§ **Brief**
In the records below, find the line containing "A recirculating-aquaculture tank". Restate it and all the lines after it exactly, and omit the rest.

-------- Material for this task --------

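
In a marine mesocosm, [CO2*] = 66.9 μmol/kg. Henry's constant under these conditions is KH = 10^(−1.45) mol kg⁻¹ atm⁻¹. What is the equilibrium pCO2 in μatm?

KH = 10^(−1.45) = 3.548×10^-2 mol kg⁻¹ atm⁻¹
pCO2 = [CO2*]/KH = 66.9×10^-6 / 3.548×10^-2 = 1.89×10^-3 atm = 1890 μatm

pCO2 = 1890 μatm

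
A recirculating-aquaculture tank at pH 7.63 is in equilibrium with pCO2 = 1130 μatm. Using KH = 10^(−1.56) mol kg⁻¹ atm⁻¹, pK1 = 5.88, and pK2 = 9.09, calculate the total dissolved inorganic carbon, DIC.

DIC = 1.84 mmol/kg

[CO2*] = KH · pCO2 = 10^(−1.56) × 1130×10^-6 = 3.112×10^-5 mol/kg
α₀ = 1/(1 + K1/[H⁺] + K1K2/[H⁺]²) = 1/(1 + 10^+1.75 + 10^+0.29) = 0.01690
DIC = [CO2*]/α₀ = 3.112×10^-5 / 0.01690 = 1.84 mmol/kg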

--------

§ **Task answer**
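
A recirculating-aquaculture tank at pH 7.63 is in equilibrium with pCO2 = 1130 μatm. Using KH = 10^(−1.56) mol kg⁻¹ atm⁻¹, pK1 = 5.88, and pK2 = 9.09, calculate the total dissolved inorganic carbon, DIC.

DIC = 1.84 mmol/kg

[CO2*] = KH · pCO2 = 10^(−1.56) × 1130×10^-6 = 3.112×10^-5 mol/kg
α₀ = 1/(1 + K1/[H⁺] + K1K2/[H⁺]²) = 1/(1 + 10^+1.75 + 10^+0.29) = 0.01690
DIC = [CO2*]/α₀ = 3.112×10^-5 / 0.01690 = 1.84 mmol/kg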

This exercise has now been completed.